((
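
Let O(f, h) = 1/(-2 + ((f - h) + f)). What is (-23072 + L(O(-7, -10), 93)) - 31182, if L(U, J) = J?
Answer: -54161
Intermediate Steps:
O(f, h) = 1/(-2 - h + 2*f) (O(f, h) = 1/(-2 + (-h + 2*f)) = 1/(-2 - h + 2*f))
(-23072 + L(O(-7, -10), 93)) - 31182 = (-23072 + 93) - 31182 = -22979 - 31182 = -54161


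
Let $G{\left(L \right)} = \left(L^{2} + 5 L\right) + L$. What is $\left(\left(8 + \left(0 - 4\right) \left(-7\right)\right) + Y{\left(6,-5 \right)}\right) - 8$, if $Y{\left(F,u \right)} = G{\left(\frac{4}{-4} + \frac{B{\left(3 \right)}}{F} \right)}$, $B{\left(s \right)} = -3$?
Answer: $\frac{85}{4} \approx 21.25$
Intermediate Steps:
$G{\left(L \right)} = L^{2} + 6 L$
$Y{\left(F,u \right)} = \left(-1 - \frac{3}{F}\right) \left(5 - \frac{3}{F}\right)$ ($Y{\left(F,u \right)} = \left(\frac{4}{-4} - \frac{3}{F}\right) \left(6 + \left(\frac{4}{-4} - \frac{3}{F}\right)\right) = \left(4 \left(- \frac{1}{4}\right) - \frac{3}{F}\right) \left(6 + \left(4 \left(- \frac{1}{4}\right) - \frac{3}{F}\right)\right) = \left(-1 - \frac{3}{F}\right) \left(6 - \left(1 + \frac{3}{F}\right)\right) = \left(-1 - \frac{3}{F}\right) \left(5 - \frac{3}{F}\right)$)
$\left(\left(8 + \left(0 - 4\right) \left(-7\right)\right) + Y{\left(6,-5 \right)}\right) - 8 = \left(\left(8 + \left(0 - 4\right) \left(-7\right)\right) - \left(5 + 2 - \frac{1}{4}\right)\right) - 8 = \left(\left(8 + \left(0 - 4\right) \left(-7\right)\right) - \frac{27}{4}\right) - 8 = \left(\left(8 - -28\right) - \frac{27}{4}\right) - 8 = \left(\left(8 + 28\right) - \frac{27}{4}\right) - 8 = \left(36 - \frac{27}{4}\right) - 8 = \frac{117}{4} - 8 = \frac{85}{4}$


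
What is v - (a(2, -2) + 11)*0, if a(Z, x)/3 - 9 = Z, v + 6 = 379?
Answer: 373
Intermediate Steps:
v = 373 (v = -6 + 379 = 373)
a(Z, x) = 27 + 3*Z
v - (a(2, -2) + 11)*0 = 373 - ((27 + 3*2) + 11)*0 = 373 - ((27 + 6) + 11)*0 = 373 - (33 + 11)*0 = 373 - 44*0 = 373 - 1*0 = 373 + 0 = 373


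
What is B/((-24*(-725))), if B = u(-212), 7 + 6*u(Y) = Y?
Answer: -73/34800 ≈ -0.0020977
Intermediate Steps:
u(Y) = -7/6 + Y/6
B = -73/2 (B = -7/6 + (⅙)*(-212) = -7/6 - 106/3 = -73/2 ≈ -36.500)
B/((-24*(-725))) = -73/(2*((-24*(-725)))) = -73/2/17400 = -73/2*1/17400 = -73/34800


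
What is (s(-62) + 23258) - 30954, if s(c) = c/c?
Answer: -7695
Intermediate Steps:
s(c) = 1
(s(-62) + 23258) - 30954 = (1 + 23258) - 30954 = 23259 - 30954 = -7695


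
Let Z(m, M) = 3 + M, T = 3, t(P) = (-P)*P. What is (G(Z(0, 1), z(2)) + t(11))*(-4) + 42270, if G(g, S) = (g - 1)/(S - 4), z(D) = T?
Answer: 42766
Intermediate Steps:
t(P) = -P²
z(D) = 3
G(g, S) = (-1 + g)/(-4 + S)
(G(Z(0, 1), z(2)) + t(11))*(-4) + 42270 = ((-1 + (3 + 1))/(-4 + 3) - 1*11²)*(-4) + 42270 = ((-1 + 4)/(-1) - 1*121)*(-4) + 42270 = (-1*3 - 121)*(-4) + 42270 = (-3 - 121)*(-4) + 42270 = -124*(-4) + 42270 = 496 + 42270 = 42766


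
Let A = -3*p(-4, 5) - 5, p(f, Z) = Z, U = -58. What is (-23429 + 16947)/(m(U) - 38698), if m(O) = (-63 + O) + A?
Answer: 6482/38839 ≈ 0.16689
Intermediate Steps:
A = -20 (A = -3*5 - 5 = -15 - 5 = -20)
m(O) = -83 + O (m(O) = (-63 + O) - 20 = -83 + O)
(-23429 + 16947)/(m(U) - 38698) = (-23429 + 16947)/((-83 - 58) - 38698) = -6482/(-141 - 38698) = -6482/(-38839) = -6482*(-1/38839) = 6482/38839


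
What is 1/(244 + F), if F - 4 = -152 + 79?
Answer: 1/175 ≈ 0.0057143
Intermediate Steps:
F = -69 (F = 4 + (-152 + 79) = 4 - 73 = -69)
1/(244 + F) = 1/(244 - 69) = 1/175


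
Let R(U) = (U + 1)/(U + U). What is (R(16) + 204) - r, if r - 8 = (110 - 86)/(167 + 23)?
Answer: 597071/3040 ≈ 196.41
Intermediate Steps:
r = 772/95 (r = 8 + (110 - 86)/(167 + 23) = 8 + 24/190 = 8 + 24*(1/190) = 8 + 12/95 = 772/95 ≈ 8.1263)
R(U) = (1 + U)/(2*U) (R(U) = (1 + U)/((2*U)) = (1 + U)*(1/(2*U)) = (1 + U)/(2*U))
(R(16) + 204) - r = ((1/2)*(1 + 16)/16 + 204) - 1*772/95 = ((1/2)*(1/16)*17 + 204) - 772/95 = (17/32 + 204) - 772/95 = 6545/32 - 772/95 = 597071/3040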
))
**Problem statement:** Filter the data for the string "Answer" and copy every line that has it.

**Completed exercise:**
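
Answer: -54161
Answer: $\frac{85}{4} \approx 21.25$
Answer: 373
Answer: -73/34800 ≈ -0.0020977
Answer: -7695
Answer: 42766
Answer: 6482/38839 ≈ 0.16689
Answer: 1/175 ≈ 0.0057143
Answer: 597071/3040 ≈ 196.41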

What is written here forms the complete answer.